**What the task asks**. Which lines of the listing below contain the word "Function"? Copy each of them.

**Provided information**.

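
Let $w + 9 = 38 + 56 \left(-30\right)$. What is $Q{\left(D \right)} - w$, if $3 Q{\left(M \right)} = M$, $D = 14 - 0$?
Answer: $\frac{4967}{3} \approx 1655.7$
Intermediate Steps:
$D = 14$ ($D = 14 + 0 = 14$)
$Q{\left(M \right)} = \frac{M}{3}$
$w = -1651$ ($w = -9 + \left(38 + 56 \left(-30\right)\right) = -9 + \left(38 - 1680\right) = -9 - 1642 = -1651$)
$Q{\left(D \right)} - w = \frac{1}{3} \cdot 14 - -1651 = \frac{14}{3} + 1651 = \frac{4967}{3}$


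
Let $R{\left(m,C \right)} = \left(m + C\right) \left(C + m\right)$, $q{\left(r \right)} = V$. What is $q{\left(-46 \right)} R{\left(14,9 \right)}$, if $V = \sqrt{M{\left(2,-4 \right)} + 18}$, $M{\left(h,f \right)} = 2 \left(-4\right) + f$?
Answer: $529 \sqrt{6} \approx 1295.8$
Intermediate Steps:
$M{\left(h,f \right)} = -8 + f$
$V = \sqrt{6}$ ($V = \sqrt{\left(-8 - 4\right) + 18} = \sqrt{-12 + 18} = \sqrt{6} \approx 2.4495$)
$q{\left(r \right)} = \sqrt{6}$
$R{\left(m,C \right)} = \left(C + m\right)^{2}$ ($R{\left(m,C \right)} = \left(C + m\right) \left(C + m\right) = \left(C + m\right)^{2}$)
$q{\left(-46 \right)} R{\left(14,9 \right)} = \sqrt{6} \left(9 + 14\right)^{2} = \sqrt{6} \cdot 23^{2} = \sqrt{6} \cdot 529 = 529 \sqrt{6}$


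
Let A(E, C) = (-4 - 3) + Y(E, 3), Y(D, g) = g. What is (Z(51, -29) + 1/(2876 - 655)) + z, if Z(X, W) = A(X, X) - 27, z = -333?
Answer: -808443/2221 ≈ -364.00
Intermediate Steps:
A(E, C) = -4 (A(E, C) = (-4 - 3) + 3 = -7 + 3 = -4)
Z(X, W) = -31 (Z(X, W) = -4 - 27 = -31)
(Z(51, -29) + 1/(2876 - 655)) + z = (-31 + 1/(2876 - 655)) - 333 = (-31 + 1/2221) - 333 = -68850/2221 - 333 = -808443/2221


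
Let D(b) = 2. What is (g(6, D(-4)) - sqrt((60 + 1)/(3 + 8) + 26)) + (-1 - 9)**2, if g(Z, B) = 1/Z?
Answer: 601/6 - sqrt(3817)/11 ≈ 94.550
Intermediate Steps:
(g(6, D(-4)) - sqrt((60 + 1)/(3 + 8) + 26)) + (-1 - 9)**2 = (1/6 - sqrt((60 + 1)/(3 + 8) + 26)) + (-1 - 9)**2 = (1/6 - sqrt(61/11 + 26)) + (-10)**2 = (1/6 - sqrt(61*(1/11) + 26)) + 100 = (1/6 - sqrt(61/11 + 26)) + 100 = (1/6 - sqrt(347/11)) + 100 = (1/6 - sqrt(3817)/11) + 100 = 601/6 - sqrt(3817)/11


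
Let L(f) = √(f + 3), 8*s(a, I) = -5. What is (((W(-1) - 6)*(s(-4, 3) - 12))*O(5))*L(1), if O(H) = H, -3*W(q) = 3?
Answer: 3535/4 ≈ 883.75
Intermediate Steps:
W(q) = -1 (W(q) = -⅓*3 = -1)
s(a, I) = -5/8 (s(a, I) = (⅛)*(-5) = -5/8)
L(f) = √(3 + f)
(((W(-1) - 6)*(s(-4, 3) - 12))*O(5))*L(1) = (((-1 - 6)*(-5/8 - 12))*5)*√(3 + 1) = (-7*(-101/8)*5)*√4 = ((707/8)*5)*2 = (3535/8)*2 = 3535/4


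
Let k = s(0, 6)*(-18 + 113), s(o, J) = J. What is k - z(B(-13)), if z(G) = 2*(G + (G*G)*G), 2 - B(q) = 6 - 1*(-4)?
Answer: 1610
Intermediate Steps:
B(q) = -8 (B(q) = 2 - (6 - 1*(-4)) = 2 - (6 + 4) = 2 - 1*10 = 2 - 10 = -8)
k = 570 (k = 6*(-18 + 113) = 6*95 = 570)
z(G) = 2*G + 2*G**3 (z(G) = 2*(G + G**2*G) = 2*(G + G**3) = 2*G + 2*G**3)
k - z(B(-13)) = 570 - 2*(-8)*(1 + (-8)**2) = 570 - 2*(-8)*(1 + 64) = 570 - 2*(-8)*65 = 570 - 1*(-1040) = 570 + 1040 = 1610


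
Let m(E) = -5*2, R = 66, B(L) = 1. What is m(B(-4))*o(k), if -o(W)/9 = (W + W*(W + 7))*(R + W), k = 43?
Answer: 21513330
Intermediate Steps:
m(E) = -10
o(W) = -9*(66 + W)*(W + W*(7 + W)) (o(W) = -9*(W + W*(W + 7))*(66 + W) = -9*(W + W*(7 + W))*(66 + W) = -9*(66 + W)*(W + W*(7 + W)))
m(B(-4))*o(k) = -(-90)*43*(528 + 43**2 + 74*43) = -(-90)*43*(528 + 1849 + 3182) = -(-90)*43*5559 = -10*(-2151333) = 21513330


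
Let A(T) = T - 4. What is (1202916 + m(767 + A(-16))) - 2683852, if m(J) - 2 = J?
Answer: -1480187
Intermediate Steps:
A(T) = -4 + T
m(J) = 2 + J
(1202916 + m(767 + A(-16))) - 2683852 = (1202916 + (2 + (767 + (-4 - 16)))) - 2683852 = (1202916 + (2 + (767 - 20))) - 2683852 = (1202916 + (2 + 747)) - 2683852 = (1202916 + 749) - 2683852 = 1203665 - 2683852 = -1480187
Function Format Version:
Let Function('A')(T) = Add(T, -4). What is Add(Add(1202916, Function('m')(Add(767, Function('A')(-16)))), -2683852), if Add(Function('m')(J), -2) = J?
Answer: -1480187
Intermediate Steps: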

**Answer to this exercise**.
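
Function Format Version:
Let Function('A')(T) = Add(T, -4). What is Add(Add(1202916, Function('m')(Add(767, Function('A')(-16)))), -2683852), if Add(Function('m')(J), -2) = J?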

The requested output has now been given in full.